• _Brief_: Only the lines from the start of the entries up to and including the line with "Answer: $3025$" should be written out, exactly as they stand.

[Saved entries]
::::::::
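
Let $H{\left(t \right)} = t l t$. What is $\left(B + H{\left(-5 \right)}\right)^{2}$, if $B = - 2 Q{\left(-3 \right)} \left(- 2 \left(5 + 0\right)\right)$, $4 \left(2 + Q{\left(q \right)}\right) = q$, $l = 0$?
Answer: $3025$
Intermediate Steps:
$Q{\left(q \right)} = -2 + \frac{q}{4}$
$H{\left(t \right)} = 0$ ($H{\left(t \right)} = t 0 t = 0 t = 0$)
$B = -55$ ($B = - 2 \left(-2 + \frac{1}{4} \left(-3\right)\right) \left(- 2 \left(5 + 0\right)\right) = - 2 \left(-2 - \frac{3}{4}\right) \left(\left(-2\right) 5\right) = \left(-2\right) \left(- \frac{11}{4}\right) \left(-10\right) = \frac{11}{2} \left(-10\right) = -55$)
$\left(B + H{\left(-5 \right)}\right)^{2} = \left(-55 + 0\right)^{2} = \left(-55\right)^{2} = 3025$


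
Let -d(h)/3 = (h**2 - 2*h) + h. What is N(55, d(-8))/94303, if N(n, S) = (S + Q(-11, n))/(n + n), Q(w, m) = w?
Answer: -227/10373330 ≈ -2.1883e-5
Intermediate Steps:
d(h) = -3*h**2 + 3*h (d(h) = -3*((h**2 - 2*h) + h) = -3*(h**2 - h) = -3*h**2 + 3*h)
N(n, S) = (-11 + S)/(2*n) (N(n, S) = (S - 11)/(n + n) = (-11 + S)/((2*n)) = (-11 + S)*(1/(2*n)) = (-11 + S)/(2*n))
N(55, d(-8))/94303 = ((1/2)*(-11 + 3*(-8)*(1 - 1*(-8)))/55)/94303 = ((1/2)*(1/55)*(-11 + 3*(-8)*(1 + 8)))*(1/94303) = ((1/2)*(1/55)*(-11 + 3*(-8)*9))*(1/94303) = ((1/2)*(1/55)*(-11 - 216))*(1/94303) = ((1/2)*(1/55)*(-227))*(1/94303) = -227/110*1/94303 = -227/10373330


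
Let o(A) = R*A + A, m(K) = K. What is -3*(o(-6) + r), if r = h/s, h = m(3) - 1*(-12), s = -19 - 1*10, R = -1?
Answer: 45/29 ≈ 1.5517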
::::::::
• _Worked solution_:
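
Let $H{\left(t \right)} = t l t$. What is $\left(B + H{\left(-5 \right)}\right)^{2}$, if $B = - 2 Q{\left(-3 \right)} \left(- 2 \left(5 + 0\right)\right)$, $4 \left(2 + Q{\left(q \right)}\right) = q$, $l = 0$?
Answer: $3025$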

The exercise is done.